SOURCE RECORDS ->
◇ ◇ ◇ ◇ ◇ ◇ ◇

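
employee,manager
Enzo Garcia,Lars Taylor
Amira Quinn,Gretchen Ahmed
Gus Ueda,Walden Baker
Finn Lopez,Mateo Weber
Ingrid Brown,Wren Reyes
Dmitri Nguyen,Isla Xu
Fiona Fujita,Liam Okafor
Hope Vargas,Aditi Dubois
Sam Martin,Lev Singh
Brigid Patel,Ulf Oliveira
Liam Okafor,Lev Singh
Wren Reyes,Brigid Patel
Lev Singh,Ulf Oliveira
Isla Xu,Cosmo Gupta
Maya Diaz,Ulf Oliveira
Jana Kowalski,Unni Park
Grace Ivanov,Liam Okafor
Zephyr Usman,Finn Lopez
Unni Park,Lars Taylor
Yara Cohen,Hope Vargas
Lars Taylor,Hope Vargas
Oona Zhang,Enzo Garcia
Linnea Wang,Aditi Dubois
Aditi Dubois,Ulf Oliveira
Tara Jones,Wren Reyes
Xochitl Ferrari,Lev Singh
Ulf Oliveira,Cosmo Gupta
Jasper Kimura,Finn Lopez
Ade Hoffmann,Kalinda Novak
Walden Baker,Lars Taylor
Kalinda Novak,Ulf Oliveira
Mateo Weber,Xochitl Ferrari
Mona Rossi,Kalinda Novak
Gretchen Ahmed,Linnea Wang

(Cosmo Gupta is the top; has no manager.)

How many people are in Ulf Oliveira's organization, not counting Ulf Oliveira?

Ulf Oliveira directly manages Kalinda Novak, Aditi Dubois, Lev Singh, Brigid Patel, Maya Diaz. Under Kalinda Novak: Ade Hoffmann, Mona Rossi (2). Under Aditi Dubois: Linnea Wang, Gretchen Ahmed, Amira Quinn, Hope Vargas, Yara Cohen, Lars Taylor, Enzo Garcia, Oona Zhang, Walden Baker, Gus Ueda, Unni Park, Jana Kowalski (12). Under Lev Singh: Sam Martin, Xochitl Ferrari, Mateo Weber, Finn Lopez, Zephyr Usman, Jasper Kimura, Liam Okafor, Grace Ivanov, Fiona Fujita (9). Under Brigid Patel: Wren Reyes, Ingrid Brown, Tara Jones (3). Maya Diaz has no reports. So Ulf Oliveira's organization is 5 direct reports plus everyone under them: 3 + 13 + 10 + 4 + 1 = 31.

31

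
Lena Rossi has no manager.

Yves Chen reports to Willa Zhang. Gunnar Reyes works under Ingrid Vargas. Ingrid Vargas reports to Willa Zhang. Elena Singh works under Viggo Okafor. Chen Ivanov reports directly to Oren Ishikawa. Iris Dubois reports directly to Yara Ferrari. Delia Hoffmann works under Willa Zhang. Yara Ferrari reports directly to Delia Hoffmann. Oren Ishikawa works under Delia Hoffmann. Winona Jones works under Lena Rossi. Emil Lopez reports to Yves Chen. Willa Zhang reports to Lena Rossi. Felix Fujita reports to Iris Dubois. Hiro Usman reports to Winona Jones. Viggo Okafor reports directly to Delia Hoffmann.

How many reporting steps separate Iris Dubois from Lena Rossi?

4

Chain from Iris Dubois up to Lena Rossi: Iris Dubois → Yara Ferrari → Delia Hoffmann → Willa Zhang → Lena Rossi. That is 4 steps up, so Iris Dubois is 4 levels below Lena Rossi.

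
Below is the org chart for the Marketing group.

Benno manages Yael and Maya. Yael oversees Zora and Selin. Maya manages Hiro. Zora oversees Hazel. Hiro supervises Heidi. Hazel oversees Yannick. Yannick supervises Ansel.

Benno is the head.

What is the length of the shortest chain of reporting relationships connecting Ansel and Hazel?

2

Ansel is in Hazel's organization: the chain from Ansel up to Hazel is Ansel → Yannick → Hazel, which is 2 links.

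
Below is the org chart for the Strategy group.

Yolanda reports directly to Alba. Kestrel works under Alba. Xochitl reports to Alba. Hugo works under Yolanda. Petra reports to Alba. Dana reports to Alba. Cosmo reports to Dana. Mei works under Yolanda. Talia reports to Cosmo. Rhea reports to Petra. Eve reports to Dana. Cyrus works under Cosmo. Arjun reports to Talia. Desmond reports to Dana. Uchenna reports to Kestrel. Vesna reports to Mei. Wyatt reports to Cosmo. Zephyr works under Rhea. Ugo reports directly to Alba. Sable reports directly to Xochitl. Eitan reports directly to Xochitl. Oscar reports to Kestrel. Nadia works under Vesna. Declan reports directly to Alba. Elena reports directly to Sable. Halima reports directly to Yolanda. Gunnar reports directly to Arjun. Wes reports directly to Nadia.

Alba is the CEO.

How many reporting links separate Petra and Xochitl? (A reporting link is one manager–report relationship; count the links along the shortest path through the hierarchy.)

Petra is 1 level below Alba, and Xochitl is 1 level below Alba (their lowest common manager). The shortest path runs up from Petra to Alba and back down to Xochitl: 1 + 1 = 2 links.

2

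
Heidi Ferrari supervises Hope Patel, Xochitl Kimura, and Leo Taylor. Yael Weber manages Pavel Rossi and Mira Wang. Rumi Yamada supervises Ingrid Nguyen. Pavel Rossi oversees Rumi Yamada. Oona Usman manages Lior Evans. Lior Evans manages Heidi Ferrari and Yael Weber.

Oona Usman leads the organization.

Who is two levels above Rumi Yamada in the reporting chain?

Rumi Yamada reports to Pavel Rossi, and Pavel Rossi reports to Yael Weber. So Rumi Yamada's skip-level manager is Yael Weber.

Yael Weber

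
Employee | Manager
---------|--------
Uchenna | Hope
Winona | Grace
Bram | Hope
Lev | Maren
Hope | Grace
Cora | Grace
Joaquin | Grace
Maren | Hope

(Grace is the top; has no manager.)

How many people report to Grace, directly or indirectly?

Grace directly manages Hope, Winona, Joaquin, Cora. Under Hope: Bram, Maren, Lev, Uchenna (4). Winona has no reports. Joaquin has no reports. Cora has no reports. So Grace's organization is 4 direct reports plus everyone under them: 5 + 1 + 1 + 1 = 8.

8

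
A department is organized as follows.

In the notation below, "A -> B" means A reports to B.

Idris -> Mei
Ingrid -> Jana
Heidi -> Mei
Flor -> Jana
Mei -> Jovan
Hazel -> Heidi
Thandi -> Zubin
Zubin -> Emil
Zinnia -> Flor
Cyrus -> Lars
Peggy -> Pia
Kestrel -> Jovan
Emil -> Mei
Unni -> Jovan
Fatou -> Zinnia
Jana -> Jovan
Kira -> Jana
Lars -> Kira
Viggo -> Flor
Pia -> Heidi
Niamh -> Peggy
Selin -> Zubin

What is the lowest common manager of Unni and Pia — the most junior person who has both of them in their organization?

Unni's chain of managers is Jovan. Pia's chain of managers is Heidi, Mei, Jovan. The first manager that appears in both chains is Jovan.

Jovan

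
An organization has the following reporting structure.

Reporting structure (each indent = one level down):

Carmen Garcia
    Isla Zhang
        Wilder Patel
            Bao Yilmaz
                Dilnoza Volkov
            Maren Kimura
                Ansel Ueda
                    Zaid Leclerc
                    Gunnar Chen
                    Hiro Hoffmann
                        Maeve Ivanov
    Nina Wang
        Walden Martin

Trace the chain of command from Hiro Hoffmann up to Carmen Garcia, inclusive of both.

Hiro Hoffmann -> Ansel Ueda -> Maren Kimura -> Wilder Patel -> Isla Zhang -> Carmen Garcia

Hiro Hoffmann reports to Ansel Ueda. Ansel Ueda reports to Maren Kimura. Maren Kimura reports to Wilder Patel. Wilder Patel reports to Isla Zhang. Isla Zhang reports to Carmen Garcia. Carmen Garcia is at the top.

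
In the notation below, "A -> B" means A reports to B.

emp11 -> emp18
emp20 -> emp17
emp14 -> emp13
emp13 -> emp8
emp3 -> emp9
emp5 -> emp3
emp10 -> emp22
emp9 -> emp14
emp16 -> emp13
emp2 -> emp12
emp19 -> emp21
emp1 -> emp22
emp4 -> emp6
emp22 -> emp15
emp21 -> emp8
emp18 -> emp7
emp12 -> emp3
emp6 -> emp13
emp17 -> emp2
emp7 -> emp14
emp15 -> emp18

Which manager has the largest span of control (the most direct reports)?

Direct-report counts: emp8 has 2; emp21 has 1; emp13 has 3; emp6 has 1; emp14 has 2; emp7 has 1; emp18 has 2; emp15 has 1; emp22 has 2; emp9 has 1; emp3 has 2; emp12 has 1; emp2 has 1; emp17 has 1. The largest is 3, held by emp13.

emp13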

◇ ◇ ◇ ◇ ◇ ◇ ◇

WHAT YOU HAVE TO DO -> Each line with the word "Zubin" in the records above belongs in the result; copy all of them.

RESULT OF THE EXERCISE ->
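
Thandi -> Zubin
Zubin -> Emil
Selin -> Zubin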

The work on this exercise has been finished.